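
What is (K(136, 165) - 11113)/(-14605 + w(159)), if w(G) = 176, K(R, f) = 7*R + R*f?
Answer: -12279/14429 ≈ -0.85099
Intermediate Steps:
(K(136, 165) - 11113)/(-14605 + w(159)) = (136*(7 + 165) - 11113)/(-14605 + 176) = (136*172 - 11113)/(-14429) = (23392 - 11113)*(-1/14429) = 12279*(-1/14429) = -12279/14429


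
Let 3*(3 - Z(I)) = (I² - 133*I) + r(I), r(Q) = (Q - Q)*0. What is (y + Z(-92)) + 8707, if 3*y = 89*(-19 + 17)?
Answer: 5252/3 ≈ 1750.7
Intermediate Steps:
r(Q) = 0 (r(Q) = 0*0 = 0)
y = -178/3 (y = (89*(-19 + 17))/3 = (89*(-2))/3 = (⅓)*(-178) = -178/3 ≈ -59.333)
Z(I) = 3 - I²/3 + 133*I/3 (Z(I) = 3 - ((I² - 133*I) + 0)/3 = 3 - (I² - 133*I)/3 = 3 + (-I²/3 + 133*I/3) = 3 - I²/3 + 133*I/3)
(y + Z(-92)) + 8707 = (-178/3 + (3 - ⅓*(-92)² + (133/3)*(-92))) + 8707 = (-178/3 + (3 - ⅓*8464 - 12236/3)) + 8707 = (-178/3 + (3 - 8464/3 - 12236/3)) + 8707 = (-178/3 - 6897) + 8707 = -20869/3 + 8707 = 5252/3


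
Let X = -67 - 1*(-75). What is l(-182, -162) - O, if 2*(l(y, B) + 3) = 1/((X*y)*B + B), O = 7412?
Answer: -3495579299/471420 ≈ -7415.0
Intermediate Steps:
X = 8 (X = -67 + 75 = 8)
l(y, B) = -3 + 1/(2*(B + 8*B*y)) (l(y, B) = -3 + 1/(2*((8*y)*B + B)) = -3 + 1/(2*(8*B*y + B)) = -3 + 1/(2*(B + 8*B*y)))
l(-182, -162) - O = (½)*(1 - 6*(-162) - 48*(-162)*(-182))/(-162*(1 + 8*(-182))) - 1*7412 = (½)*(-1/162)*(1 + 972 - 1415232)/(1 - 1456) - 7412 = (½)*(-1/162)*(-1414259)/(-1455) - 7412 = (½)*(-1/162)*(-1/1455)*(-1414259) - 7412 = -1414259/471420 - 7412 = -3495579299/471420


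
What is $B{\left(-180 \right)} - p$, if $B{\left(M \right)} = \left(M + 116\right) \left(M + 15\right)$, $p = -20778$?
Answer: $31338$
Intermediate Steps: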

+ + +

● **HOW TO COMPLETE THIS TASK**
Only a number should be given in reply: how many lines in the entries above hold "What".

● **SOLUTION TO THIS TASK**
4